---- Study material

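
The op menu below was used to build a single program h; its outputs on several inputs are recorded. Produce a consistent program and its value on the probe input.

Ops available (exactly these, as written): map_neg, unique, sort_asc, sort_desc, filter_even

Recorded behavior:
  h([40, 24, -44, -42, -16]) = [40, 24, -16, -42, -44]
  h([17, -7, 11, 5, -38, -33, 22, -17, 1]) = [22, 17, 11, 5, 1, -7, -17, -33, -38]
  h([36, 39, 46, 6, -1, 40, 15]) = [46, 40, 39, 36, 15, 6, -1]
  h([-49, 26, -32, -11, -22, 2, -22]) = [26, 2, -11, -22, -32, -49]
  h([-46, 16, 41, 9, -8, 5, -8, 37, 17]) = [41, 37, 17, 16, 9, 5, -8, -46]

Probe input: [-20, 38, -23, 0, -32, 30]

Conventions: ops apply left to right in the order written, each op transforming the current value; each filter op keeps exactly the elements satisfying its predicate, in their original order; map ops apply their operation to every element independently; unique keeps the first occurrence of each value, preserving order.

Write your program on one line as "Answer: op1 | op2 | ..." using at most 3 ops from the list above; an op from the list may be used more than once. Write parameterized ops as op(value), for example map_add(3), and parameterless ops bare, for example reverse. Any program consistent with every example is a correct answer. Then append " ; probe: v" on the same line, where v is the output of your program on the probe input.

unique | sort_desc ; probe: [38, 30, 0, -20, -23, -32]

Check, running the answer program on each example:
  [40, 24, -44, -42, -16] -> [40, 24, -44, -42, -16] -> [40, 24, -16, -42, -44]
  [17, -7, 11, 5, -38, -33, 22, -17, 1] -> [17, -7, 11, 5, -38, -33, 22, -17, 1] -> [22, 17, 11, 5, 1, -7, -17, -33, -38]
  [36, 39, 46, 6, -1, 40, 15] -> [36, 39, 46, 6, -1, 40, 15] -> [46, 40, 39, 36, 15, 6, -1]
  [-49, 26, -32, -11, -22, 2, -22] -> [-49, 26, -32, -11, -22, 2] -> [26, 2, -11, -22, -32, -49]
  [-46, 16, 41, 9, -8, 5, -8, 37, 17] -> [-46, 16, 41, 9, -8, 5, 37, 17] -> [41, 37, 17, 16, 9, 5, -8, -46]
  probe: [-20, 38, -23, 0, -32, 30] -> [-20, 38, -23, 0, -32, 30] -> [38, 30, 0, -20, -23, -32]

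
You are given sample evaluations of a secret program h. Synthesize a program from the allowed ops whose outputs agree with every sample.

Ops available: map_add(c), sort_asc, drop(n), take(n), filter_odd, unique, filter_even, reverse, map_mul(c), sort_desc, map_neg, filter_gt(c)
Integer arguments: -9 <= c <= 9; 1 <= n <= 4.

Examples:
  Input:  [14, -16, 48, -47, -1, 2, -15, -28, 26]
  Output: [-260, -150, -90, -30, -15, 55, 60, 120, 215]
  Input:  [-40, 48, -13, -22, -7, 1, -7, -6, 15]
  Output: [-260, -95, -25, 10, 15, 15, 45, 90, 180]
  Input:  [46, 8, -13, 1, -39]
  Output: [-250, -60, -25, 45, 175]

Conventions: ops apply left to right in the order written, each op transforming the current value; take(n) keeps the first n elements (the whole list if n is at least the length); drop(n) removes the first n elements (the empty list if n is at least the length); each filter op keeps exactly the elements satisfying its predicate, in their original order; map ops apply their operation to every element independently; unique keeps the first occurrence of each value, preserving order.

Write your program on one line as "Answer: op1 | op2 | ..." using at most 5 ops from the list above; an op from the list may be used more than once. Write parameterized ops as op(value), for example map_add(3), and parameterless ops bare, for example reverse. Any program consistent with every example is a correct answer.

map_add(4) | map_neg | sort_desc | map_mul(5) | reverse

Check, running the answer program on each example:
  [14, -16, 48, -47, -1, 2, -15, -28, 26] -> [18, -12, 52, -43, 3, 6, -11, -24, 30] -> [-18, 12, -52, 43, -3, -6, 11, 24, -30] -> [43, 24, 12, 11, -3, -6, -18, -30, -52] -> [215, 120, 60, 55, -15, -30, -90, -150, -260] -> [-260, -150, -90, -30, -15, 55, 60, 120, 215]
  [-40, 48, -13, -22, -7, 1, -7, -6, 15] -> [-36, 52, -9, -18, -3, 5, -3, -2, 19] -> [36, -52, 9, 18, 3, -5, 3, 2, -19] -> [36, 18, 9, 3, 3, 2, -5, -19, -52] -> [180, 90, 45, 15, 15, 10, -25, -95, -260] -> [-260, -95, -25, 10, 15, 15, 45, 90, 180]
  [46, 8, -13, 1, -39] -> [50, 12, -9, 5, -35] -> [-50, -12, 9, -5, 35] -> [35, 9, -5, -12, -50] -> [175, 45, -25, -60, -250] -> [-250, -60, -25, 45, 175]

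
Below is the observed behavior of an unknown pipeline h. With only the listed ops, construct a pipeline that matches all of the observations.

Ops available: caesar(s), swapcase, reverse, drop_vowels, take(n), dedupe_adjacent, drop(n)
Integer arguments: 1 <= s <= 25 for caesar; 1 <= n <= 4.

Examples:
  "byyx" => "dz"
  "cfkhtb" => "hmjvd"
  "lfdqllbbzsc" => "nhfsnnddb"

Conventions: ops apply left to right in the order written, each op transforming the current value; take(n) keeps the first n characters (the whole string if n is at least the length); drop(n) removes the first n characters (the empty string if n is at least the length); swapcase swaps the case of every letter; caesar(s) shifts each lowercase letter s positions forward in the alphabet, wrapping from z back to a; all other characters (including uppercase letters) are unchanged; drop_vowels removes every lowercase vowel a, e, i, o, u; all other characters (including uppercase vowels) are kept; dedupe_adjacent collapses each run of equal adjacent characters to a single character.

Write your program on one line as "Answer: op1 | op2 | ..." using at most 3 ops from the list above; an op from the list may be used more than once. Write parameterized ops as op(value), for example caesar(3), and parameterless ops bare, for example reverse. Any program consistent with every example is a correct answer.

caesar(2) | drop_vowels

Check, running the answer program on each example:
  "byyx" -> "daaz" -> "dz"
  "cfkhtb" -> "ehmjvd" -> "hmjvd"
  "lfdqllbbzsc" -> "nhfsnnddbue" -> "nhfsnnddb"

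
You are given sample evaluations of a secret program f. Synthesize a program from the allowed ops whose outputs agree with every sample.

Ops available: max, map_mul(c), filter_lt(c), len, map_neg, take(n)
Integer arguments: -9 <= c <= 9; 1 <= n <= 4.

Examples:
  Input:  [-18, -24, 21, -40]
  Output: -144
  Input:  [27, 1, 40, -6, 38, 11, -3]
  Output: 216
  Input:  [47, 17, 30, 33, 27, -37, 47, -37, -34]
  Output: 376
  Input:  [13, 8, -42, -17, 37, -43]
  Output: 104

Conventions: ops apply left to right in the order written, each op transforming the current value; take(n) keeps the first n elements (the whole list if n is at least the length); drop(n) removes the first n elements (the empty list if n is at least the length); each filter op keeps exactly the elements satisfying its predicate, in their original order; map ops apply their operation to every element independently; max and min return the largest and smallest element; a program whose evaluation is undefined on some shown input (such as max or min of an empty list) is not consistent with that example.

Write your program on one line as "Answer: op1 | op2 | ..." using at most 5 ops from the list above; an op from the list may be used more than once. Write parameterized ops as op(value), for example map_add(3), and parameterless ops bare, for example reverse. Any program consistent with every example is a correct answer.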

--------

### Task objective
Transcribe each line above exactly; skip none.

### Task output
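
The op menu below was used to build a single program h; its outputs on several inputs are recorded. Produce a consistent program and its value on the probe input.

Ops available (exactly these, as written): map_neg, unique, sort_asc, sort_desc, filter_even

Recorded behavior:
  h([40, 24, -44, -42, -16]) = [40, 24, -16, -42, -44]
  h([17, -7, 11, 5, -38, -33, 22, -17, 1]) = [22, 17, 11, 5, 1, -7, -17, -33, -38]
  h([36, 39, 46, 6, -1, 40, 15]) = [46, 40, 39, 36, 15, 6, -1]
  h([-49, 26, -32, -11, -22, 2, -22]) = [26, 2, -11, -22, -32, -49]
  h([-46, 16, 41, 9, -8, 5, -8, 37, 17]) = [41, 37, 17, 16, 9, 5, -8, -46]

Probe input: [-20, 38, -23, 0, -32, 30]

Conventions: ops apply left to right in the order written, each op transforming the current value; each filter op keeps exactly the elements satisfying its predicate, in their original order; map ops apply their operation to every element independently; unique keeps the first occurrence of each value, preserving order.

Write your program on one line as "Answer: op1 | op2 | ..." using at most 3 ops from the list above; an op from the list may be used more than once. Write parameterized ops as op(value), for example map_add(3), and parameterless ops bare, for example reverse. Any program consistent with every example is a correct answer. Then append " ; probe: v" on the same line, where v is the output of your program on the probe input.

unique | sort_desc ; probe: [38, 30, 0, -20, -23, -32]

Check, running the answer program on each example:
  [40, 24, -44, -42, -16] -> [40, 24, -44, -42, -16] -> [40, 24, -16, -42, -44]
  [17, -7, 11, 5, -38, -33, 22, -17, 1] -> [17, -7, 11, 5, -38, -33, 22, -17, 1] -> [22, 17, 11, 5, 1, -7, -17, -33, -38]
  [36, 39, 46, 6, -1, 40, 15] -> [36, 39, 46, 6, -1, 40, 15] -> [46, 40, 39, 36, 15, 6, -1]
  [-49, 26, -32, -11, -22, 2, -22] -> [-49, 26, -32, -11, -22, 2] -> [26, 2, -11, -22, -32, -49]
  [-46, 16, 41, 9, -8, 5, -8, 37, 17] -> [-46, 16, 41, 9, -8, 5, 37, 17] -> [41, 37, 17, 16, 9, 5, -8, -46]
  probe: [-20, 38, -23, 0, -32, 30] -> [-20, 38, -23, 0, -32, 30] -> [38, 30, 0, -20, -23, -32]

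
You are given sample evaluations of a secret program h. Synthesize a program from the allowed ops whose outputs agree with every sample.

Ops available: map_add(c), sort_asc, drop(n), take(n), filter_odd, unique, filter_even, reverse, map_mul(c), sort_desc, map_neg, filter_gt(c)
Integer arguments: -9 <= c <= 9; 1 <= n <= 4.

Examples:
  Input:  [14, -16, 48, -47, -1, 2, -15, -28, 26]
  Output: [-260, -150, -90, -30, -15, 55, 60, 120, 215]
  Input:  [-40, 48, -13, -22, -7, 1, -7, -6, 15]
  Output: [-260, -95, -25, 10, 15, 15, 45, 90, 180]
  Input:  [46, 8, -13, 1, -39]
  Output: [-250, -60, -25, 45, 175]

Conventions: ops apply left to right in the order written, each op transforming the current value; take(n) keeps the first n elements (the whole list if n is at least the length); drop(n) removes the first n elements (the empty list if n is at least the length); each filter op keeps exactly the elements satisfying its predicate, in their original order; map ops apply their operation to every element independently; unique keeps the first occurrence of each value, preserving order.

Write your program on one line as "Answer: op1 | op2 | ..." using at most 5 ops from the list above; an op from the list may be used more than once. Write parameterized ops as op(value), for example map_add(3), and parameterless ops bare, for example reverse. Any program consistent with every example is a correct answer.

map_add(4) | map_neg | sort_desc | map_mul(5) | reverse

Check, running the answer program on each example:
  [14, -16, 48, -47, -1, 2, -15, -28, 26] -> [18, -12, 52, -43, 3, 6, -11, -24, 30] -> [-18, 12, -52, 43, -3, -6, 11, 24, -30] -> [43, 24, 12, 11, -3, -6, -18, -30, -52] -> [215, 120, 60, 55, -15, -30, -90, -150, -260] -> [-260, -150, -90, -30, -15, 55, 60, 120, 215]
  [-40, 48, -13, -22, -7, 1, -7, -6, 15] -> [-36, 52, -9, -18, -3, 5, -3, -2, 19] -> [36, -52, 9, 18, 3, -5, 3, 2, -19] -> [36, 18, 9, 3, 3, 2, -5, -19, -52] -> [180, 90, 45, 15, 15, 10, -25, -95, -260] -> [-260, -95, -25, 10, 15, 15, 45, 90, 180]
  [46, 8, -13, 1, -39] -> [50, 12, -9, 5, -35] -> [-50, -12, 9, -5, 35] -> [35, 9, -5, -12, -50] -> [175, 45, -25, -60, -250] -> [-250, -60, -25, 45, 175]

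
Below is the observed behavior of an unknown pipeline h. With only the listed ops, construct a pipeline that matches all of the observations.

Ops available: caesar(s), swapcase, reverse, drop_vowels, take(n), dedupe_adjacent, drop(n)
Integer arguments: 1 <= s <= 25 for caesar; 1 <= n <= 4.

Examples:
  "byyx" => "dz"
  "cfkhtb" => "hmjvd"
  "lfdqllbbzsc" => "nhfsnnddb"

Conventions: ops apply left to right in the order written, each op transforming the current value; take(n) keeps the first n characters (the whole string if n is at least the length); drop(n) removes the first n characters (the empty string if n is at least the length); swapcase swaps the case of every letter; caesar(s) shifts each lowercase letter s positions forward in the alphabet, wrapping from z back to a; all other characters (including uppercase letters) are unchanged; drop_vowels removes every lowercase vowel a, e, i, o, u; all other characters (including uppercase vowels) are kept; dedupe_adjacent collapses each run of equal adjacent characters to a single character.

Write your program on one line as "Answer: op1 | op2 | ..." using at most 3 ops from the list above; an op from the list may be used more than once. Write parameterized ops as op(value), for example caesar(3), and parameterless ops bare, for example reverse. Any program consistent with every example is a correct answer.

caesar(2) | drop_vowels

Check, running the answer program on each example:
  "byyx" -> "daaz" -> "dz"
  "cfkhtb" -> "ehmjvd" -> "hmjvd"
  "lfdqllbbzsc" -> "nhfsnnddbue" -> "nhfsnnddb"

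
You are given sample evaluations of a secret program f. Synthesize a program from the allowed ops whose outputs agree with every sample.

Ops available: max, map_mul(c), filter_lt(c), len, map_neg, take(n)
Integer arguments: -9 <= c <= 9; 1 <= n <= 4.

Examples:
  Input:  [-18, -24, 21, -40]
  Output: -144
  Input:  [27, 1, 40, -6, 38, 11, -3]
  Output: 216
  Input:  [47, 17, 30, 33, 27, -37, 47, -37, -34]
  Output: 376
  Input:  [13, 8, -42, -17, 37, -43]
  Output: 104

Conventions: ops apply left to right in the order written, each op transforming the current value; take(n) keeps the first n elements (the whole list if n is at least the length); drop(n) removes the first n elements (the empty list if n is at least the length); each filter op keeps exactly the elements satisfying its predicate, in their original order; map ops apply their operation to every element independently; max and min return the largest and smallest element; a program whose evaluation is undefined on some shown input (such as max or min of an empty list) is not consistent with that example.

Write your program on one line as "Answer: op1 | op2 | ..." using at most 5 ops from the list above; an op from the list may be used more than once. Write parameterized ops as op(value), for example map_add(3), and parameterless ops bare, for example reverse. Any program consistent with every example is a correct answer.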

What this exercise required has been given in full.